All of the records must come back exactly. Please repeat them in full.

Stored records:
-.-.-
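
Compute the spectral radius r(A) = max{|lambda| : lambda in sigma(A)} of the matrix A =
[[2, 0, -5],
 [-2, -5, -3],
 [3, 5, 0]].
r(A) ≈ 4.5585

The eigenvalues of A are the roots of its characteristic polynomial. With M = A (coefficients from the trace, the sum of principal 2x2 minors, and det A):
  p(λ) = det(λ I - M) = λ^3 + 3λ^2 + 20λ - 5.
No integer candidate from the rational root theorem (±divisors of 5) is a root, so the roots are irrational. The cubic discriminant is Δ = -33935 < 0, so there is one real root and a complex-conjugate pair. p(0) = -5 and p(1) = 19 have opposite signs, so a root lies in (0, 1); Newton's method refines it to λ ≈ 0.2406. Dividing out (λ - (0.2406)) leaves approximately λ^2 + 3.2406λ + 20.7798. For λ^2 + 3.2406λ + 20.7798 the discriminant is -72.6174. It is negative, so the remaining roots are the complex-conjugate pair λ ≈ -1.6203 ± 4.2608i. Their product equals the constant term, so |λ|^2 ≈ 20.7798 and |λ| ≈ 4.5585.
Thus the eigenvalues (to 4 decimals) are 0.2406 (modulus 0.2406); -1.6203 ± 4.2608i (modulus 4.5585). The spectral radius is the largest modulus: r(A) ≈ 4.5585. (Cross-check: r(A) ≤ ||A||_2 ≈ 8.2152; equality holds whenever A is normal, though it can also hold for some non-normal A.)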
-.-.-
TASK OUTPUT.
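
Compute the spectral radius r(A) = max{|lambda| : lambda in sigma(A)} of the matrix A =
[[2, 0, -5],
 [-2, -5, -3],
 [3, 5, 0]].
r(A) ≈ 4.5585

The eigenvalues of A are the roots of its characteristic polynomial. With M = A (coefficients from the trace, the sum of principal 2x2 minors, and det A):
  p(λ) = det(λ I - M) = λ^3 + 3λ^2 + 20λ - 5.
No integer candidate from the rational root theorem (±divisors of 5) is a root, so the roots are irrational. The cubic discriminant is Δ = -33935 < 0, so there is one real root and a complex-conjugate pair. p(0) = -5 and p(1) = 19 have opposite signs, so a root lies in (0, 1); Newton's method refines it to λ ≈ 0.2406. Dividing out (λ - (0.2406)) leaves approximately λ^2 + 3.2406λ + 20.7798. For λ^2 + 3.2406λ + 20.7798 the discriminant is -72.6174. It is negative, so the remaining roots are the complex-conjugate pair λ ≈ -1.6203 ± 4.2608i. Their product equals the constant term, so |λ|^2 ≈ 20.7798 and |λ| ≈ 4.5585.
Thus the eigenvalues (to 4 decimals) are 0.2406 (modulus 0.2406); -1.6203 ± 4.2608i (modulus 4.5585). The spectral radius is the largest modulus: r(A) ≈ 4.5585. (Cross-check: r(A) ≤ ||A||_2 ≈ 8.2152; equality holds whenever A is normal, though it can also hold for some non-normal A.)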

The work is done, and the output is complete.